MATERIAL FOR THE TASK ::

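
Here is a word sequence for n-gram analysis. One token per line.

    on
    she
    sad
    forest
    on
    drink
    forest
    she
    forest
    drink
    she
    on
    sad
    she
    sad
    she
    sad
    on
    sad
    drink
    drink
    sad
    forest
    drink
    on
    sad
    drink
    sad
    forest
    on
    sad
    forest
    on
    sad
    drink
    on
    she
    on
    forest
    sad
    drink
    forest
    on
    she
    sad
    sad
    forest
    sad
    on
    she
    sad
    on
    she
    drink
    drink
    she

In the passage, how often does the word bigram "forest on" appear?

4

Scanning the 55 overlapping bigram windows for "forest on":
  position 4–5: forest on
  position 29–30: forest on
  position 32–33: forest on
  position 42–43: forest on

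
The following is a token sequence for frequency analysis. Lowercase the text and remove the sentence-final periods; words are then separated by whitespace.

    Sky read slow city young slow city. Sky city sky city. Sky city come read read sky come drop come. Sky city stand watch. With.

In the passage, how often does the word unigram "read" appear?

3

Scanning the 25 tokens for "read":
  position 2: read
  position 15: read
  position 16: read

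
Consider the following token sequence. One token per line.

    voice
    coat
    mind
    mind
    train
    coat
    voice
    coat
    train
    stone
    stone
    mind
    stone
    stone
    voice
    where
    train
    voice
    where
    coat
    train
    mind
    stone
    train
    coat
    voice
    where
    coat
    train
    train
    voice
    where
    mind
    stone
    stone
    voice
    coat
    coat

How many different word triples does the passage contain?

30

38 tokens → 36 trigram windows in total.
Repeated trigrams (each contributes count−1 duplicates):
  mind stone stone: 2
  stone stone voice: 2
  train coat voice: 2
  train voice where: 2
  voice where coat: 2
  where coat train: 2
6 duplicate windows → 36 − 6 = 30 distinct.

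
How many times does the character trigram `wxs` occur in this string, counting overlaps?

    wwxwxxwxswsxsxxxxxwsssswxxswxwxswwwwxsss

Sliding a length-3 window over the 40 characters (38 positions):
  position 7–9: wxs
  position 30–32: wxs
  position 36–38: wxs

3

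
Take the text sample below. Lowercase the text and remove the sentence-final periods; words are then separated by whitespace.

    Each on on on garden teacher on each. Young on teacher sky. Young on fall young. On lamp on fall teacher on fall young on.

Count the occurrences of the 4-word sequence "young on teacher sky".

1

Scanning the 22 overlapping 4-gram windows for "young on teacher sky":
  position 9–12: young on teacher sky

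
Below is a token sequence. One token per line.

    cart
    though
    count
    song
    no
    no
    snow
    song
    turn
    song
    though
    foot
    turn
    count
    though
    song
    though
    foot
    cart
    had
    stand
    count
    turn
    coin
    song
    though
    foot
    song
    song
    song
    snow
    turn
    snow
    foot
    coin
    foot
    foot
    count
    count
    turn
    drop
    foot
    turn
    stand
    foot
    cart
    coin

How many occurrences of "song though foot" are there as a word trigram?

3

Scanning the 45 overlapping trigram windows for "song though foot":
  position 10–12: song though foot
  position 16–18: song though foot
  position 25–27: song though foot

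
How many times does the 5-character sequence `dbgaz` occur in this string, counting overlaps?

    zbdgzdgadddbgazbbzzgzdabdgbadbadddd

Sliding a length-5 window over the 35 characters (31 positions):
  position 11–15: dbgaz

1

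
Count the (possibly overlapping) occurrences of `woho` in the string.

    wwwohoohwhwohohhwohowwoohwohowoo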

TASK DETAILS :: Identify the lines above with the word "this". Copy them.

TASK OUTPUT ::
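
How many times does the character trigram `wxs` occur in this string, counting overlaps?
How many times does the 5-character sequence `dbgaz` occur in this string, counting overlaps?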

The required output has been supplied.